▶ **TASK BRIEF**
Return, word for word, the lines of the listing below from the one with "mix(h(a, y), x) → x" through the one with "p ∧ y ∧ t(p) → y", and no other lines.

▶ **SUPPLIED DATA**
----------------

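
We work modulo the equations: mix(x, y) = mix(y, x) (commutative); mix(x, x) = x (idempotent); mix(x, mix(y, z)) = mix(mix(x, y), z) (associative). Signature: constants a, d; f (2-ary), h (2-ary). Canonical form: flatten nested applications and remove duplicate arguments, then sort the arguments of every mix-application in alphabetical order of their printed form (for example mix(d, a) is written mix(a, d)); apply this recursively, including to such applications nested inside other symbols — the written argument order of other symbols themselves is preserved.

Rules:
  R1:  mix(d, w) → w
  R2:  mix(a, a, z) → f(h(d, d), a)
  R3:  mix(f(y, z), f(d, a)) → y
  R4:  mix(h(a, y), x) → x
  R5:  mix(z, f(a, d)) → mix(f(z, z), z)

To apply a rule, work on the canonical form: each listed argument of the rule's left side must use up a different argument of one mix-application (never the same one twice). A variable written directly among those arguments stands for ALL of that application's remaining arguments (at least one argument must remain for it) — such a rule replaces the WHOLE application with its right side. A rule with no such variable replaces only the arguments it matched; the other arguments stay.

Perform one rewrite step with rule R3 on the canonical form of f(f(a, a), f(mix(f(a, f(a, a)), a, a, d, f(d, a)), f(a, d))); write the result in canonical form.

Canonical form:  f(f(a, a), f(mix(a, d, f(a, f(a, a)), f(d, a)), f(a, d)))
Apply R3:  consuming f(a, f(a, a)), f(d, a);  y := a, z := f(a, a)
Giving:  f(f(a, a), f(mix(a, d), f(a, d)))

Answer: f(f(a, a), f(mix(a, d), f(a, d)))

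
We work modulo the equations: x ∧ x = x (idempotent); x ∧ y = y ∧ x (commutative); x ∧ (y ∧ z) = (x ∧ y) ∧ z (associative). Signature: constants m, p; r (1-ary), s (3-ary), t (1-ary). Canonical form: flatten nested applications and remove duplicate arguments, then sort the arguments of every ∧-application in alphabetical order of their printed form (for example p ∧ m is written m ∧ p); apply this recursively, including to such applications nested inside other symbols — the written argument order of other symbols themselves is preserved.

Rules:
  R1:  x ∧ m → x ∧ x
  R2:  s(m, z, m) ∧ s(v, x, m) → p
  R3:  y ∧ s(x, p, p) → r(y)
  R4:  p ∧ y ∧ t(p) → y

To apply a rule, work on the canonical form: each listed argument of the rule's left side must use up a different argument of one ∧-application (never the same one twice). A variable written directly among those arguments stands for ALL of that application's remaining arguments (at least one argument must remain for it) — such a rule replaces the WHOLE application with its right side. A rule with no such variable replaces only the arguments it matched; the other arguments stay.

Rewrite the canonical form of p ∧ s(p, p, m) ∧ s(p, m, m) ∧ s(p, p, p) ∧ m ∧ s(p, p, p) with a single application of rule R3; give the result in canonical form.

Answer: r(m ∧ p ∧ s(p, m, m) ∧ s(p, p, m))

Derivation:
Canonical form:  m ∧ p ∧ s(p, m, m) ∧ s(p, p, m) ∧ s(p, p, p)
Match R3:  consume s(p, p, p);  x := p, y := m ∧ p ∧ s(p, m, m) ∧ s(p, p, m)
Every leftover argument binds to the variable; the entire application is replaced.
Giving:  r(m ∧ p ∧ s(p, m, m) ∧ s(p, p, m))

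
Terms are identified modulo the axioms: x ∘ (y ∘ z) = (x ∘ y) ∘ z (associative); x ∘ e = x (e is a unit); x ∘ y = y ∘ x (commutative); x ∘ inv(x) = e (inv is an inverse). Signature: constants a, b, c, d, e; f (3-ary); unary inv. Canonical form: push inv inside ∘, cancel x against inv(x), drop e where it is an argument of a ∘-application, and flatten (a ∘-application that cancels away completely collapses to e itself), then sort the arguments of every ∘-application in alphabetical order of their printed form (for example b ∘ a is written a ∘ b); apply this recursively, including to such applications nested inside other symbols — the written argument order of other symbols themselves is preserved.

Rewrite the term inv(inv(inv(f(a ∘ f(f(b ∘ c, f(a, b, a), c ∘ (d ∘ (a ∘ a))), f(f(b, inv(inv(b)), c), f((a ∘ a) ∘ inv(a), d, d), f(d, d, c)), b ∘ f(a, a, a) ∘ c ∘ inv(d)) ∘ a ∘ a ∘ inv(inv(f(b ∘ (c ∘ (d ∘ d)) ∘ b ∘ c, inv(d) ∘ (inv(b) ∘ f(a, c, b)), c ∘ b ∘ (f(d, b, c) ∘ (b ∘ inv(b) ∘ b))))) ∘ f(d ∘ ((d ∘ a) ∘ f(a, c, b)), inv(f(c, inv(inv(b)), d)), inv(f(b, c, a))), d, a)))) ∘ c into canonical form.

Push inv inside:  distribute inv over ∘ and collapse double inv
Collect:  inv(f(a ∘ a ∘ a ∘ f(a ∘ d ∘ d ∘ f(a, c, b), inv(f(c, b, d)), inv(f(b, c, a))) ∘ f(b ∘ b ∘ c ∘ c ∘ d ∘ d, f(a, c, b) ∘ inv(b) ∘ inv(d), b ∘ b ∘ c ∘ f(d, b, c)) ∘ f(f(b ∘ c, f(a, b, a), a ∘ a ∘ c ∘ d), f(f(b, b, c), f(a, d, d), f(d, d, c)), b ∘ c ∘ f(a, a, a) ∘ inv(d)), d, a)) ∘ c
Sort arguments:  c ∘ inv(f(a ∘ a ∘ a ∘ f(a ∘ d ∘ d ∘ f(a, c, b), inv(f(c, b, d)), inv(f(b, c, a))) ∘ f(b ∘ b ∘ c ∘ c ∘ d ∘ d, f(a, c, b) ∘ inv(b) ∘ inv(d), b ∘ b ∘ c ∘ f(d, b, c)) ∘ f(f(b ∘ c, f(a, b, a), a ∘ a ∘ c ∘ d), f(f(b, b, c), f(a, d, d), f(d, d, c)), b ∘ c ∘ f(a, a, a) ∘ inv(d)), d, a))

Answer: c ∘ inv(f(a ∘ a ∘ a ∘ f(a ∘ d ∘ d ∘ f(a, c, b), inv(f(c, b, d)), inv(f(b, c, a))) ∘ f(b ∘ b ∘ c ∘ c ∘ d ∘ d, f(a, c, b) ∘ inv(b) ∘ inv(d), b ∘ b ∘ c ∘ f(d, b, c)) ∘ f(f(b ∘ c, f(a, b, a), a ∘ a ∘ c ∘ d), f(f(b, b, c), f(a, d, d), f(d, d, c)), b ∘ c ∘ f(a, a, a) ∘ inv(d)), d, a))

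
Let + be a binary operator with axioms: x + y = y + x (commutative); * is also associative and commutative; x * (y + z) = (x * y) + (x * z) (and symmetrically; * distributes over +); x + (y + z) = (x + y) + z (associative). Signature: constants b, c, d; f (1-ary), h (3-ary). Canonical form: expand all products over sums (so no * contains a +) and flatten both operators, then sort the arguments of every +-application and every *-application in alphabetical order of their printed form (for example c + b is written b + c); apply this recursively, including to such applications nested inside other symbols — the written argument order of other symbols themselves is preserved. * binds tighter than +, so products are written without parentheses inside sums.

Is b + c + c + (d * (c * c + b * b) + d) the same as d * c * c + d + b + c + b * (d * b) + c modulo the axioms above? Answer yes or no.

Answer: yes — both canonical forms are b + b * b * d + c + c + c * c * d + d

Derivation:
Left:  b + c + c + (d * (c * c + b * b) + d)
  Expand products over sums:  b + c + c + c * c * d + b * b * d + d
  Order the arguments:  b + b * b * d + c + c + c * c * d + d
Right:  d * c * c + d + b + c + b * (d * b) + c
  Un-nest:  c * c * d + d + b + c + b * b * d + c
  Sort:  b + b * b * d + c + c + c * c * d + d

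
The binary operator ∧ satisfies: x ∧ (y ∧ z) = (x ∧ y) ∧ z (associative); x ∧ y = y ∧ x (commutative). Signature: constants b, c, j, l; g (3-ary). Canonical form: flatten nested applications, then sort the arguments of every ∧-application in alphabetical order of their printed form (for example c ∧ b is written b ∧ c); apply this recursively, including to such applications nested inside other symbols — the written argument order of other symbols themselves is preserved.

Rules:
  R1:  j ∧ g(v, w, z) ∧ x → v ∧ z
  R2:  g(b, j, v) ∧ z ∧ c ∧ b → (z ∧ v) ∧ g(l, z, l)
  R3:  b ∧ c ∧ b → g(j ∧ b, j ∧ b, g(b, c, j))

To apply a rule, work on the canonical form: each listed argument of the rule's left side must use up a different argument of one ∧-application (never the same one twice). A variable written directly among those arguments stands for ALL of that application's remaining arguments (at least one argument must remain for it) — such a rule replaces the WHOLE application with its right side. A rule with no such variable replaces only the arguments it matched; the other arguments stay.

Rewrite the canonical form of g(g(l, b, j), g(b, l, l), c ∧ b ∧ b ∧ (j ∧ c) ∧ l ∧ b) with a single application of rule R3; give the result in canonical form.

Canonical form:  g(g(l, b, j), g(b, l, l), b ∧ b ∧ b ∧ c ∧ c ∧ j ∧ l)
Match R3:  consume b, b, c
Result:  g(g(l, b, j), g(b, l, l), b ∧ c ∧ g(b ∧ j, b ∧ j, g(b, c, j)) ∧ j ∧ l)

Answer: g(g(l, b, j), g(b, l, l), b ∧ c ∧ g(b ∧ j, b ∧ j, g(b, c, j)) ∧ j ∧ l)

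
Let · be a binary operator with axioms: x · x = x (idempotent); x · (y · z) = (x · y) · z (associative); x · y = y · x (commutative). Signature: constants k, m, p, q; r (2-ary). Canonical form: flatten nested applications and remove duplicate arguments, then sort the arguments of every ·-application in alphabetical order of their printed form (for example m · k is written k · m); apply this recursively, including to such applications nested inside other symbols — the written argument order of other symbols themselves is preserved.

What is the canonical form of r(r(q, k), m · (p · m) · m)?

Work inside:  m · (p · m) · m
Un-nest:  m · p · m · m
Idempotence:  drop duplicate m, m
Sort:  m · p
Rebuild:  r(r(q, k), m · p)

Answer: r(r(q, k), m · p)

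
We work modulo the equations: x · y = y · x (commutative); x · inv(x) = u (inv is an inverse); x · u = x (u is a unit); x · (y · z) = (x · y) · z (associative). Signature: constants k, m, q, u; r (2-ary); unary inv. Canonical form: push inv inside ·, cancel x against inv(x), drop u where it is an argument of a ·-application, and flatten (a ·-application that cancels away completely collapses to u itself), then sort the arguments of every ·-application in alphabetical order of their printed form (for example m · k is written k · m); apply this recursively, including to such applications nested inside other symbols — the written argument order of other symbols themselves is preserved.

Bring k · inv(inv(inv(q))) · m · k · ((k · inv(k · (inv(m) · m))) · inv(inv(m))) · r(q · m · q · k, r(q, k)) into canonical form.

Push inv inside:  distribute inv over · and collapse double inv
Collect:  k · k · inv(q) · m · m · r(k · m · q · q, r(q, k))
Sort:  inv(q) · k · k · m · m · r(k · m · q · q, r(q, k))

Answer: inv(q) · k · k · m · m · r(k · m · q · q, r(q, k))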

----------------

▶ **PROBLEM SOLUTION**
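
  R4:  mix(h(a, y), x) → x
  R5:  mix(z, f(a, d)) → mix(f(z, z), z)

To apply a rule, work on the canonical form: each listed argument of the rule's left side must use up a different argument of one mix-application (never the same one twice). A variable written directly among those arguments stands for ALL of that application's remaining arguments (at least one argument must remain for it) — such a rule replaces the WHOLE application with its right side. A rule with no such variable replaces only the arguments it matched; the other arguments stay.

Perform one rewrite step with rule R3 on the canonical form of f(f(a, a), f(mix(f(a, f(a, a)), a, a, d, f(d, a)), f(a, d))); write the result in canonical form.

Canonical form:  f(f(a, a), f(mix(a, d, f(a, f(a, a)), f(d, a)), f(a, d)))
Apply R3:  consuming f(a, f(a, a)), f(d, a);  y := a, z := f(a, a)
Giving:  f(f(a, a), f(mix(a, d), f(a, d)))

Answer: f(f(a, a), f(mix(a, d), f(a, d)))

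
We work modulo the equations: x ∧ x = x (idempotent); x ∧ y = y ∧ x (commutative); x ∧ (y ∧ z) = (x ∧ y) ∧ z (associative). Signature: constants m, p; r (1-ary), s (3-ary), t (1-ary). Canonical form: flatten nested applications and remove duplicate arguments, then sort the arguments of every ∧-application in alphabetical order of their printed form (for example p ∧ m is written m ∧ p); apply this recursively, including to such applications nested inside other symbols — the written argument order of other symbols themselves is preserved.

Rules:
  R1:  x ∧ m → x ∧ x
  R2:  s(m, z, m) ∧ s(v, x, m) → p
  R3:  y ∧ s(x, p, p) → r(y)
  R4:  p ∧ y ∧ t(p) → y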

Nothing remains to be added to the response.